- RECORDS SUPPLIED
_ _ _

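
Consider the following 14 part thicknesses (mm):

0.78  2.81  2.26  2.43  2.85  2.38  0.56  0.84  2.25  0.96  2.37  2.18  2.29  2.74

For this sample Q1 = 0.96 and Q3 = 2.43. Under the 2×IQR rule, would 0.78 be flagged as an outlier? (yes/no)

IQR = Q3 − Q1 = 2.43 − 0.96 = 1.47.
Lower fence = Q1 − 2·IQR = 0.96 − 2.94 = -1.98.
Upper fence = Q3 + 2·IQR = 2.43 + 2.94 = 5.37.
0.78 lies within [-1.98, 5.37].

no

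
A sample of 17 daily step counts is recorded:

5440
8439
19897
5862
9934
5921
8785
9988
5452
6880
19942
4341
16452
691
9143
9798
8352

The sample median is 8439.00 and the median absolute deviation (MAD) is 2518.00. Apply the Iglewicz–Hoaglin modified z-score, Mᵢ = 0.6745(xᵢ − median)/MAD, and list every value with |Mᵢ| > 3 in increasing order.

|Mᵢ| > 3 ⇔ |xᵢ − 8439.00| > 3·2518.00/0.6745 = 11199.41.
So outliers lie outside [-2760.41, 19638.41].
19897: M = 3.07 → outlier.
19942: M = 3.08 → outlier.

19897, 19942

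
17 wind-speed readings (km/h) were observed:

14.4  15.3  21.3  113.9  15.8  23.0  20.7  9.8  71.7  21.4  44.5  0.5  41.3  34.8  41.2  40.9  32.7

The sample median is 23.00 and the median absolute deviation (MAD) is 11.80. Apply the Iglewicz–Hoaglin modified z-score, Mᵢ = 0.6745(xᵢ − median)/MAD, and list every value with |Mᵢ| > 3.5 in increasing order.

|Mᵢ| > 3.5 ⇔ |xᵢ − 23.00| > 3.5·11.80/0.6745 = 61.23.
So outliers lie outside [-38.23, 84.23].
113.9: M = 5.20 → outlier.

113.9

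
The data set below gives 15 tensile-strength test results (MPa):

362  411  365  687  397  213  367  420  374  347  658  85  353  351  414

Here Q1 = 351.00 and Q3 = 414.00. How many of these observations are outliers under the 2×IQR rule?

4

IQR = 63.00; fences at 351.00 − 126.00 = 225.00 and 414.00 + 126.00 = 540.00.
Outside the cutoffs: 85, 213, 658, 687.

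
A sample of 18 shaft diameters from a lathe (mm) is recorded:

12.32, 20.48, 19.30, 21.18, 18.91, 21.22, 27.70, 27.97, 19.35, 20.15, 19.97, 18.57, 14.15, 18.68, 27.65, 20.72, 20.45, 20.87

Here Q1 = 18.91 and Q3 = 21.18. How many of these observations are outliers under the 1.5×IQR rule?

5

IQR = 2.27; fences at 18.91 − 3.405 = 15.505 and 21.18 + 3.405 = 24.585.
Outside the cutoffs: 12.32, 14.15, 27.65, 27.70, 27.97.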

_ _ _

- EXERCISE DETAILS
Here the output must be the lines above from the line with "Here Q1 = 351.00" to the line with "20.72, 20.45, 20.87", both included, duplicated word for word and nothing else.

- TASK RESULT
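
Here Q1 = 351.00 and Q3 = 414.00. How many of these observations are outliers under the 2×IQR rule?

4

IQR = 63.00; fences at 351.00 − 126.00 = 225.00 and 414.00 + 126.00 = 540.00.
Outside the cutoffs: 85, 213, 658, 687.

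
A sample of 18 shaft diameters from a lathe (mm) is recorded:

12.32, 20.48, 19.30, 21.18, 18.91, 21.22, 27.70, 27.97, 19.35, 20.15, 19.97, 18.57, 14.15, 18.68, 27.65, 20.72, 20.45, 20.87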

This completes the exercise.